RECORDS PROVIDED Start Marker
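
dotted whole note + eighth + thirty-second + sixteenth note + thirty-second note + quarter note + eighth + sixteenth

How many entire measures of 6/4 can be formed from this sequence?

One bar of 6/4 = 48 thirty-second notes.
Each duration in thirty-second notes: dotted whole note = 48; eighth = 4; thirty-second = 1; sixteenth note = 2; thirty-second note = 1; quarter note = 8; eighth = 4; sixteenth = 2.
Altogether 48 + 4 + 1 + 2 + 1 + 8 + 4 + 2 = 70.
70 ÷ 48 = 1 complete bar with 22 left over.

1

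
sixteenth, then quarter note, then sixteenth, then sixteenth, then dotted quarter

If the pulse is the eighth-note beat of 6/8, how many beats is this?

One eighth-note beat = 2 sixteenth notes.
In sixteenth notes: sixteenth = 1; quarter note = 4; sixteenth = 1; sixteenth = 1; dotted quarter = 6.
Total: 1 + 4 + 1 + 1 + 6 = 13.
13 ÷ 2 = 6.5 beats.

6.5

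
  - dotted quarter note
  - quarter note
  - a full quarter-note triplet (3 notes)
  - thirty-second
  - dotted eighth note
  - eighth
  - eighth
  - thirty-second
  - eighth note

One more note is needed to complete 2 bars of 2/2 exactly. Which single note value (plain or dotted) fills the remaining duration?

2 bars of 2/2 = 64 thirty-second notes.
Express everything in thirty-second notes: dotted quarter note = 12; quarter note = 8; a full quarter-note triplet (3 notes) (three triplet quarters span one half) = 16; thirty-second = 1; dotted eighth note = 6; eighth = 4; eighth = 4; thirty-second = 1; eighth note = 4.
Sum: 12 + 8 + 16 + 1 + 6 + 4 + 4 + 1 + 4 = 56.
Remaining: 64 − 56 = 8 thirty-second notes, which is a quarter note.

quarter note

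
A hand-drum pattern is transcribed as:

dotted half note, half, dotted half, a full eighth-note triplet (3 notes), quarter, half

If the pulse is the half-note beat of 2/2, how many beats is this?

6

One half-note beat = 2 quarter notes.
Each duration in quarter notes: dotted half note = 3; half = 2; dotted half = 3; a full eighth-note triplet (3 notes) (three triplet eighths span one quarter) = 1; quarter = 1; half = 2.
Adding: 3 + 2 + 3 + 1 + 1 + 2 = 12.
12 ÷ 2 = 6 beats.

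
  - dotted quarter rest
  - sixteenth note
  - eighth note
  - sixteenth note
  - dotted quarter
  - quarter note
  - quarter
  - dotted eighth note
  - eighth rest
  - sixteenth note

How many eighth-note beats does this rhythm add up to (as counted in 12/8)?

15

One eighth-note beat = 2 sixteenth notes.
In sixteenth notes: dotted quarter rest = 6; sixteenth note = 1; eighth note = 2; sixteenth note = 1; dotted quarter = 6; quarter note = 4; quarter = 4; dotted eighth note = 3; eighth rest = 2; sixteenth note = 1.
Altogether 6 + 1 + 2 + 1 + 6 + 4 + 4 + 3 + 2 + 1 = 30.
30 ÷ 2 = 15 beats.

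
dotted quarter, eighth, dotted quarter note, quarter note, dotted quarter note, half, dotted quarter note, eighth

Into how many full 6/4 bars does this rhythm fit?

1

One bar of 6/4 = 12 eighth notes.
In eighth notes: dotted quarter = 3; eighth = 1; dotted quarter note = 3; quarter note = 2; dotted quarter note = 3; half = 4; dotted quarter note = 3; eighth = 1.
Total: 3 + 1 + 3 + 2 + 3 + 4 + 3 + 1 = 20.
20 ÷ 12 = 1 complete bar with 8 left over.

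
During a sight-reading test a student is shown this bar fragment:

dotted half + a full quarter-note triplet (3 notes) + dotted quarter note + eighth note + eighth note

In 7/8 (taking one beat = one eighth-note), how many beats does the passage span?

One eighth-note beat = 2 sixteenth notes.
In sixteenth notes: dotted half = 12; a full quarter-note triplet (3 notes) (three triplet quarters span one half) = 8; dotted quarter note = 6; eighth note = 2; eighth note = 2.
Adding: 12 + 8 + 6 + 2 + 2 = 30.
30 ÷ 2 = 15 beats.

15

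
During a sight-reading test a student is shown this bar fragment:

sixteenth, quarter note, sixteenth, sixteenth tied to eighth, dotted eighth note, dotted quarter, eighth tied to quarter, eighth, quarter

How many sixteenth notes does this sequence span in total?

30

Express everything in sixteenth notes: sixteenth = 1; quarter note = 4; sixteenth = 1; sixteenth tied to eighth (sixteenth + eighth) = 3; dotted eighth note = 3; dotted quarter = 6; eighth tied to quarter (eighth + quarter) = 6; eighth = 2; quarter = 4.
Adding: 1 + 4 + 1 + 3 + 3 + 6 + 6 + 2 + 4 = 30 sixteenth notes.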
RECORDS PROVIDED End Marker
RECORDS PROVIDED Start Marker
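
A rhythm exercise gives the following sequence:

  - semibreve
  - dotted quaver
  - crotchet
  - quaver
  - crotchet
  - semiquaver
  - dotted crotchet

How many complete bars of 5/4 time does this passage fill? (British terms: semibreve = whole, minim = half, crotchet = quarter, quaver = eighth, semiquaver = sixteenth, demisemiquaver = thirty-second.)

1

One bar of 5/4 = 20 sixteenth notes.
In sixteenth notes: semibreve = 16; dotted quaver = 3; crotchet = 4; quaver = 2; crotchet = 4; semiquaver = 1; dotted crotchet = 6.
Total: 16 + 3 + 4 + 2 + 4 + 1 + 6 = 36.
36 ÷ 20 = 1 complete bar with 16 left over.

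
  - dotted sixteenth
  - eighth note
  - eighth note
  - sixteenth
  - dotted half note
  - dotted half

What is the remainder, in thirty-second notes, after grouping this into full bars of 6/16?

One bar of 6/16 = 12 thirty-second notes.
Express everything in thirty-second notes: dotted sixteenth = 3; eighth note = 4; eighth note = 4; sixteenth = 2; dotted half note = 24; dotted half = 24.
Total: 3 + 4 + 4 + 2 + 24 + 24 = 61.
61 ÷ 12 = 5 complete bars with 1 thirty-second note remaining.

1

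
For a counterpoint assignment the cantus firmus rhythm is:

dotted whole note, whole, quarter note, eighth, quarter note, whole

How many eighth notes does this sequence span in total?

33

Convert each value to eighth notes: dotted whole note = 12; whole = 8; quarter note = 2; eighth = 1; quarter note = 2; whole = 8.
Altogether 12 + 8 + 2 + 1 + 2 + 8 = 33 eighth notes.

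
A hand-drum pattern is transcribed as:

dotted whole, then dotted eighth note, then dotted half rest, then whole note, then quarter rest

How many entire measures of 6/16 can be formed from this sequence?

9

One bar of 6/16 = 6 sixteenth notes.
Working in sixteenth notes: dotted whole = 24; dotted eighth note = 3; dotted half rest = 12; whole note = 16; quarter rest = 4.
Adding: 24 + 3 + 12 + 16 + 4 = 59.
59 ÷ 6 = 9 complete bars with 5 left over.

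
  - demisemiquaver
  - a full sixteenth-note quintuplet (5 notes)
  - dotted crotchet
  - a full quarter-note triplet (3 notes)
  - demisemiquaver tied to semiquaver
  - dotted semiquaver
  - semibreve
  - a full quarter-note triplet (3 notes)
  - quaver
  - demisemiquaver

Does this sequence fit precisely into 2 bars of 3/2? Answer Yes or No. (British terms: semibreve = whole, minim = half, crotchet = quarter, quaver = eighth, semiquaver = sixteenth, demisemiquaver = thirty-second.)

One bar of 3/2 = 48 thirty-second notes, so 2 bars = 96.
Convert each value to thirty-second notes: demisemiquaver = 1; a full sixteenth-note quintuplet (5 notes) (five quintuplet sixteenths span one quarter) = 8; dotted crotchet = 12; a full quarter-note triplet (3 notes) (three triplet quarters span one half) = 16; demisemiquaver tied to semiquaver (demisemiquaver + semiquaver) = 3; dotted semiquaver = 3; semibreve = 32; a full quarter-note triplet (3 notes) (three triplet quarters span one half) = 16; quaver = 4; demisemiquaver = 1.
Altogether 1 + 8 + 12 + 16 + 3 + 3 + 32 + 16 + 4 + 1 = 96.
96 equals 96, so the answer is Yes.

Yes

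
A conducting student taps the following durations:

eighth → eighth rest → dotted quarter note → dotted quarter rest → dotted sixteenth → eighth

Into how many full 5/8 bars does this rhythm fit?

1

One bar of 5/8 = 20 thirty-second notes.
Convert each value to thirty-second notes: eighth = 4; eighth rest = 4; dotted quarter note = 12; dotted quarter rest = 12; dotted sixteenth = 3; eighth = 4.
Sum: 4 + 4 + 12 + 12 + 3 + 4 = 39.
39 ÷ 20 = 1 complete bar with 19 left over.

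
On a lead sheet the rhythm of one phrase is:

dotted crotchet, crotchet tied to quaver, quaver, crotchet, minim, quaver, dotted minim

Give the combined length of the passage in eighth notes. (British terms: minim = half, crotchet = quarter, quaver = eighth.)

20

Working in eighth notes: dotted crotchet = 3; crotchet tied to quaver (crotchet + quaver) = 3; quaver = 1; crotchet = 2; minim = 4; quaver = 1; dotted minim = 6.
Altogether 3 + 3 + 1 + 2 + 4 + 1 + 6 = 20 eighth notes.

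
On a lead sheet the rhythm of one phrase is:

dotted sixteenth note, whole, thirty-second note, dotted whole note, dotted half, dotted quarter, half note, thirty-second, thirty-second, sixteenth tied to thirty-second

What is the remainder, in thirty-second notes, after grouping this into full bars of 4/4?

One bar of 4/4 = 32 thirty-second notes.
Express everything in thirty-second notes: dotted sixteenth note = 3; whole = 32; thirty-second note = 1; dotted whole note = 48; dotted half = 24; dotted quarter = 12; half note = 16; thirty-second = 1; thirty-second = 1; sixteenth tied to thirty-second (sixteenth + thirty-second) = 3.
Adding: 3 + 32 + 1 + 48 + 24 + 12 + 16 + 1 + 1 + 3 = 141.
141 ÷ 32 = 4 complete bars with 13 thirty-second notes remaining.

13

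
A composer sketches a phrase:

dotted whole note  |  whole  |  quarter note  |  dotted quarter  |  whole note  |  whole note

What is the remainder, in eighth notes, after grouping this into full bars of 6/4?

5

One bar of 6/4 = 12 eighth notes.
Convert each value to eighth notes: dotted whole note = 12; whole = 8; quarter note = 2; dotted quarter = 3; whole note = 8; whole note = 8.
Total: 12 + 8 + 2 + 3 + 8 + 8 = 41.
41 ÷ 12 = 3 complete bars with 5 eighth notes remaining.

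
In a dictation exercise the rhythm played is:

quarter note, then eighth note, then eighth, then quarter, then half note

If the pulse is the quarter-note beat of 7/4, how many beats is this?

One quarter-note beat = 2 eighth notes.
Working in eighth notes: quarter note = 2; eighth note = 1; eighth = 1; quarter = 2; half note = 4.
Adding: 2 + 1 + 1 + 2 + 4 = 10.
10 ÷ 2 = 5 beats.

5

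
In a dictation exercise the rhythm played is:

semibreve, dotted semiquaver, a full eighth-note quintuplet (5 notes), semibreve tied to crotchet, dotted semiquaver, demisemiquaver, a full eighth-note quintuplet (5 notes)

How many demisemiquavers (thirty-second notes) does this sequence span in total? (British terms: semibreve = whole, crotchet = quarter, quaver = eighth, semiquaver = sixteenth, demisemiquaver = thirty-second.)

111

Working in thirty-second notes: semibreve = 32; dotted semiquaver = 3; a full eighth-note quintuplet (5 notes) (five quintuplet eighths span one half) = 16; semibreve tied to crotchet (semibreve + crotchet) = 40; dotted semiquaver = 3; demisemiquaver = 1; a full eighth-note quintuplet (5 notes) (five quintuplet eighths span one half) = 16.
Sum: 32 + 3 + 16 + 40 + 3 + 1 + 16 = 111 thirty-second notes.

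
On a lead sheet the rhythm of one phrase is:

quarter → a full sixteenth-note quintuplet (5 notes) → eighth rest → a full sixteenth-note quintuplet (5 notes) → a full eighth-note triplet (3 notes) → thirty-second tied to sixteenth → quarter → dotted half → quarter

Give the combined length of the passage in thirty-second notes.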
RECORDS PROVIDED End Marker
■ TASK TO CARRY OUT
Output should match, line for line, the stretch of the material above from the line holding "dotted whole note +" through the line holding "dotted half note, half, dotted".

■ FINISHED EXERCISE
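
dotted whole note + eighth + thirty-second + sixteenth note + thirty-second note + quarter note + eighth + sixteenth

How many entire measures of 6/4 can be formed from this sequence?

One bar of 6/4 = 48 thirty-second notes.
Each duration in thirty-second notes: dotted whole note = 48; eighth = 4; thirty-second = 1; sixteenth note = 2; thirty-second note = 1; quarter note = 8; eighth = 4; sixteenth = 2.
Altogether 48 + 4 + 1 + 2 + 1 + 8 + 4 + 2 = 70.
70 ÷ 48 = 1 complete bar with 22 left over.

1

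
sixteenth, then quarter note, then sixteenth, then sixteenth, then dotted quarter

If the pulse is the eighth-note beat of 6/8, how many beats is this?

One eighth-note beat = 2 sixteenth notes.
In sixteenth notes: sixteenth = 1; quarter note = 4; sixteenth = 1; sixteenth = 1; dotted quarter = 6.
Total: 1 + 4 + 1 + 1 + 6 = 13.
13 ÷ 2 = 6.5 beats.

6.5

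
  - dotted quarter note
  - quarter note
  - a full quarter-note triplet (3 notes)
  - thirty-second
  - dotted eighth note
  - eighth
  - eighth
  - thirty-second
  - eighth note

One more note is needed to complete 2 bars of 2/2 exactly. Which single note value (plain or dotted) fills the remaining duration?

2 bars of 2/2 = 64 thirty-second notes.
Express everything in thirty-second notes: dotted quarter note = 12; quarter note = 8; a full quarter-note triplet (3 notes) (three triplet quarters span one half) = 16; thirty-second = 1; dotted eighth note = 6; eighth = 4; eighth = 4; thirty-second = 1; eighth note = 4.
Sum: 12 + 8 + 16 + 1 + 6 + 4 + 4 + 1 + 4 = 56.
Remaining: 64 − 56 = 8 thirty-second notes, which is a quarter note.

quarter note

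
A hand-drum pattern is transcribed as:

dotted half note, half, dotted half, a full eighth-note triplet (3 notes), quarter, half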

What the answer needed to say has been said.